— To do —
With no line omitted, restate the records below exactly as they appear.

— Extracted entries —
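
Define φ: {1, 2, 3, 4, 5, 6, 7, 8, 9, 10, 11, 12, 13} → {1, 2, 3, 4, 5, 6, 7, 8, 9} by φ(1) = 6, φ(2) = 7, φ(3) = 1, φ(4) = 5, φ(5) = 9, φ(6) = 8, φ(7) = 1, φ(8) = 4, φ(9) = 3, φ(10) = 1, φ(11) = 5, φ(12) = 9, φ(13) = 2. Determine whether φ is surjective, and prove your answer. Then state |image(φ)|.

Every element of the codomain has a preimage: 1 = φ(3), 2 = φ(13), 3 = φ(9), 4 = φ(8), 5 = φ(4), 6 = φ(1), 7 = φ(2), 8 = φ(6), 9 = φ(5).
Thus φ is surjective.
The image of φ is {1, 2, 3, 4, 5, 6, 7, 8, 9}, which has 9 elements.

9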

— Result —
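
Define φ: {1, 2, 3, 4, 5, 6, 7, 8, 9, 10, 11, 12, 13} → {1, 2, 3, 4, 5, 6, 7, 8, 9} by φ(1) = 6, φ(2) = 7, φ(3) = 1, φ(4) = 5, φ(5) = 9, φ(6) = 8, φ(7) = 1, φ(8) = 4, φ(9) = 3, φ(10) = 1, φ(11) = 5, φ(12) = 9, φ(13) = 2. Determine whether φ is surjective, and prove your answer. Then state |image(φ)|.

Every element of the codomain has a preimage: 1 = φ(3), 2 = φ(13), 3 = φ(9), 4 = φ(8), 5 = φ(4), 6 = φ(1), 7 = φ(2), 8 = φ(6), 9 = φ(5).
Thus φ is surjective.
The image of φ is {1, 2, 3, 4, 5, 6, 7, 8, 9}, which has 9 elements.

9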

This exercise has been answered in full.